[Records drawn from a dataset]
○ ○ ○ ○
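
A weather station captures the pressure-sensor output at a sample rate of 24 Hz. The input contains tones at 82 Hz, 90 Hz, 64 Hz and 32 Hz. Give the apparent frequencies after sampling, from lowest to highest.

6 Hz, 8 Hz, 10 Hz

fs/2 = 12 Hz.
82 Hz mod fs = 10 Hz.
10 Hz ≤ fs/2 = 12 Hz, appears at 10 Hz.
90 Hz mod fs = 18 Hz.
18 Hz > fs/2 = 12 Hz, folds to fs − 18 Hz = 6 Hz.
64 Hz mod fs = 16 Hz.
16 Hz > fs/2 = 12 Hz, folds to fs − 16 Hz = 8 Hz.
32 Hz mod fs = 8 Hz.
8 Hz ≤ fs/2 = 12 Hz, appears at 8 Hz.
Distinct values: {6 Hz, 8 Hz, 10 Hz}.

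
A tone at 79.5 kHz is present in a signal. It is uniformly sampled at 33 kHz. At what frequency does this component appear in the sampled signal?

13.5 kHz

79.5 kHz mod fs = 13.5 kHz.
13.5 kHz ≤ fs/2 = 16.5 kHz, appears at 13.5 kHz.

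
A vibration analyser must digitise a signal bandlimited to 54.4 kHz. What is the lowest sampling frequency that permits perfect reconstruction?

108.8 kHz

Nyquist rate = 2 × 54.4 kHz = 108.8 kHz.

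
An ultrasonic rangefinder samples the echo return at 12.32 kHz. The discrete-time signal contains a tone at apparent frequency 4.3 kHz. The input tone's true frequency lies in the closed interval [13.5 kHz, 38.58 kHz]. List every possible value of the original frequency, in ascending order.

16.62 kHz, 20.34 kHz, 28.94 kHz, 32.66 kHz

Frequencies that alias to 4.3 kHz are k·fs ± 4.3 kHz for integer k ≥ 0.
k=0: 4.3 kHz.
k=1: 8.02 kHz, 16.62 kHz.
k=2: 20.34 kHz, 28.94 kHz.
k=3: 32.66 kHz, 41.26 kHz.
k=4: 44.98 kHz, 53.58 kHz.
Within [13.5 kHz, 38.58 kHz]: 16.62 kHz, 20.34 kHz, 28.94 kHz, 32.66 kHz.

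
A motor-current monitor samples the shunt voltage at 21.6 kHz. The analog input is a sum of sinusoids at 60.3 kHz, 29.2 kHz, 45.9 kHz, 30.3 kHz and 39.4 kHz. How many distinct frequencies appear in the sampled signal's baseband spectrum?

fs/2 = 10.8 kHz.
60.3 kHz mod fs = 17.1 kHz.
17.1 kHz > fs/2 = 10.8 kHz, folds to fs − 17.1 kHz = 4.5 kHz.
29.2 kHz mod fs = 7.6 kHz.
7.6 kHz ≤ fs/2 = 10.8 kHz, appears at 7.6 kHz.
45.9 kHz mod fs = 2.7 kHz.
2.7 kHz ≤ fs/2 = 10.8 kHz, appears at 2.7 kHz.
30.3 kHz mod fs = 8.7 kHz.
8.7 kHz ≤ fs/2 = 10.8 kHz, appears at 8.7 kHz.
39.4 kHz mod fs = 17.8 kHz.
17.8 kHz > fs/2 = 10.8 kHz, folds to fs − 17.8 kHz = 3.8 kHz.
Distinct values: {2.7 kHz, 3.8 kHz, 4.5 kHz, 7.6 kHz, 8.7 kHz} → 5.

5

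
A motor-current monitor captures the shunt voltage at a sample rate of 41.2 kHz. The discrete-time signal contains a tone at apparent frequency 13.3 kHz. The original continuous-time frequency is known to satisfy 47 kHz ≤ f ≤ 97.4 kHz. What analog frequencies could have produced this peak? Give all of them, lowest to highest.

54.5 kHz, 69.1 kHz, 95.7 kHz

Frequencies that alias to 13.3 kHz are k·fs ± 13.3 kHz for integer k ≥ 0.
k=0: 13.3 kHz.
k=1: 27.9 kHz, 54.5 kHz.
k=2: 69.1 kHz, 95.7 kHz.
k=3: 110.3 kHz, 136.9 kHz.
Within [47 kHz, 97.4 kHz]: 54.5 kHz, 69.1 kHz, 95.7 kHz.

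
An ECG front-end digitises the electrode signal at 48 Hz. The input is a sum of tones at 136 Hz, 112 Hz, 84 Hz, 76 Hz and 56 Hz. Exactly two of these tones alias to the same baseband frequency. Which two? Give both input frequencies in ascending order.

56 Hz, 136 Hz

fs/2 = 24 Hz.
136 Hz mod fs = 40 Hz.
40 Hz > fs/2 = 24 Hz, folds to fs − 40 Hz = 8 Hz.
112 Hz mod fs = 16 Hz.
16 Hz ≤ fs/2 = 24 Hz, appears at 16 Hz.
84 Hz mod fs = 36 Hz.
36 Hz > fs/2 = 24 Hz, folds to fs − 36 Hz = 12 Hz.
76 Hz mod fs = 28 Hz.
28 Hz > fs/2 = 24 Hz, folds to fs − 28 Hz = 20 Hz.
56 Hz mod fs = 8 Hz.
8 Hz ≤ fs/2 = 24 Hz, appears at 8 Hz.
56 Hz and 136 Hz both map to 8 Hz.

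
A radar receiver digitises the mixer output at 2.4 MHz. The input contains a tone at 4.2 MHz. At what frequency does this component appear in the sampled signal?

4.2 MHz mod fs = 1.8 MHz.
1.8 MHz > fs/2 = 1.2 MHz, folds to fs − 1.8 MHz = 0.6 MHz.

0.6 MHz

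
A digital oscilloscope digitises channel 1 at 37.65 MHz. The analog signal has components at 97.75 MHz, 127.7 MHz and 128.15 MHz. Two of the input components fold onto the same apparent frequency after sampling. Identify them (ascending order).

97.75 MHz, 128.15 MHz

fs/2 = 18.825 MHz.
97.75 MHz mod fs = 22.45 MHz.
22.45 MHz > fs/2 = 18.825 MHz, folds to fs − 22.45 MHz = 15.2 MHz.
127.7 MHz mod fs = 14.75 MHz.
14.75 MHz ≤ fs/2 = 18.825 MHz, appears at 14.75 MHz.
128.15 MHz mod fs = 15.2 MHz.
15.2 MHz ≤ fs/2 = 18.825 MHz, appears at 15.2 MHz.
97.75 MHz and 128.15 MHz both map to 15.2 MHz.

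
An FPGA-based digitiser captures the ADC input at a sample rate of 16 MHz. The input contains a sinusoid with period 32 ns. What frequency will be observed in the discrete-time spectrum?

0.75 MHz

T = 32 ns → f = 1/T = 31.25 MHz.
31.25 MHz mod fs = 15.25 MHz.
15.25 MHz > fs/2 = 8 MHz, folds to fs − 15.25 MHz = 0.75 MHz.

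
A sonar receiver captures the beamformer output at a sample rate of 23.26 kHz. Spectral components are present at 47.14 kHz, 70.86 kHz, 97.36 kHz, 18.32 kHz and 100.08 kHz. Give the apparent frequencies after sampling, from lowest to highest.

0.62 kHz, 1.08 kHz, 4.32 kHz, 4.94 kHz, 7.04 kHz

fs/2 = 11.63 kHz.
47.14 kHz mod fs = 0.62 kHz.
0.62 kHz ≤ fs/2 = 11.63 kHz, appears at 0.62 kHz.
70.86 kHz mod fs = 1.08 kHz.
1.08 kHz ≤ fs/2 = 11.63 kHz, appears at 1.08 kHz.
97.36 kHz mod fs = 4.32 kHz.
4.32 kHz ≤ fs/2 = 11.63 kHz, appears at 4.32 kHz.
18.32 kHz > fs/2 = 11.63 kHz, folds to fs − 18.32 kHz = 4.94 kHz.
100.08 kHz mod fs = 7.04 kHz.
7.04 kHz ≤ fs/2 = 11.63 kHz, appears at 7.04 kHz.
Distinct values: {0.62 kHz, 1.08 kHz, 4.32 kHz, 4.94 kHz, 7.04 kHz}.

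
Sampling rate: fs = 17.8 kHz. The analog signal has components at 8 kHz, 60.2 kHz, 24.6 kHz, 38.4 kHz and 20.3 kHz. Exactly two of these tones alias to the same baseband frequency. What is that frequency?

fs/2 = 8.9 kHz.
8 kHz ≤ fs/2 = 8.9 kHz, passes unchanged.
60.2 kHz mod fs = 6.8 kHz.
6.8 kHz ≤ fs/2 = 8.9 kHz, appears at 6.8 kHz.
24.6 kHz mod fs = 6.8 kHz.
6.8 kHz ≤ fs/2 = 8.9 kHz, appears at 6.8 kHz.
38.4 kHz mod fs = 2.8 kHz.
2.8 kHz ≤ fs/2 = 8.9 kHz, appears at 2.8 kHz.
20.3 kHz mod fs = 2.5 kHz.
2.5 kHz ≤ fs/2 = 8.9 kHz, appears at 2.5 kHz.
24.6 kHz and 60.2 kHz both map to 6.8 kHz.

6.8 kHz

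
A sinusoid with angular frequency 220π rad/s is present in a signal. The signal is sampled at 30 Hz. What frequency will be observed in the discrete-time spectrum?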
○ ○ ○ ○
- _WHAT TO DO_: Repeat word for word each line from the one with "Sampling rate: fs" to the end of the records above, inclusive.

- _SOLUTION TO THIS EXERCISE_:
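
Sampling rate: fs = 17.8 kHz. The analog signal has components at 8 kHz, 60.2 kHz, 24.6 kHz, 38.4 kHz and 20.3 kHz. Exactly two of these tones alias to the same baseband frequency. What is that frequency?

fs/2 = 8.9 kHz.
8 kHz ≤ fs/2 = 8.9 kHz, passes unchanged.
60.2 kHz mod fs = 6.8 kHz.
6.8 kHz ≤ fs/2 = 8.9 kHz, appears at 6.8 kHz.
24.6 kHz mod fs = 6.8 kHz.
6.8 kHz ≤ fs/2 = 8.9 kHz, appears at 6.8 kHz.
38.4 kHz mod fs = 2.8 kHz.
2.8 kHz ≤ fs/2 = 8.9 kHz, appears at 2.8 kHz.
20.3 kHz mod fs = 2.5 kHz.
2.5 kHz ≤ fs/2 = 8.9 kHz, appears at 2.5 kHz.
24.6 kHz and 60.2 kHz both map to 6.8 kHz.

6.8 kHz

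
A sinusoid with angular frequency 220π rad/s is present in a signal. The signal is sampled at 30 Hz. What frequency will be observed in the discrete-time spectrum?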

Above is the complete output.